** Exercise objective **
For this exercise, please find the lines in the entries that include the word "shows" and copy them.

** Extracted entries **
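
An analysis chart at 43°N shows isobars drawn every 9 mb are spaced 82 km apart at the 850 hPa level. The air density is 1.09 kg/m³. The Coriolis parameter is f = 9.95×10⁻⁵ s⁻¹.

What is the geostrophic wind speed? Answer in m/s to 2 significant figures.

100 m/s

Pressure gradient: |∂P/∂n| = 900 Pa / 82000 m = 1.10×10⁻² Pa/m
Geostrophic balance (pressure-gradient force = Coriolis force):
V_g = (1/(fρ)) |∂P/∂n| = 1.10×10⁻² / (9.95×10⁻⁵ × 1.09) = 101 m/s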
--
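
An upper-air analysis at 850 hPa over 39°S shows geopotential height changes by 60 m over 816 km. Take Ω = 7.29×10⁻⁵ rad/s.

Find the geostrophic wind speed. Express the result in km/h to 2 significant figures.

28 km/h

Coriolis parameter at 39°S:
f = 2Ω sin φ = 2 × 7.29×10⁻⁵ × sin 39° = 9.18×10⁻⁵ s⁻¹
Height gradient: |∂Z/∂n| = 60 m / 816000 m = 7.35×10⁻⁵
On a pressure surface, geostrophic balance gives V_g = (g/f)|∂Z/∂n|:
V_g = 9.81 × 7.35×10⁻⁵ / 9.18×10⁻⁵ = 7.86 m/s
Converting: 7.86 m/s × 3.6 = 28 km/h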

** Finished task **
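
An analysis chart at 43°N shows isobars drawn every 9 mb are spaced 82 km apart at the 850 hPa level. The air density is 1.09 kg/m³. The Coriolis parameter is f = 9.95×10⁻⁵ s⁻¹.
An upper-air analysis at 850 hPa over 39°S shows geopotential height changes by 60 m over 816 km. Take Ω = 7.29×10⁻⁵ rad/s.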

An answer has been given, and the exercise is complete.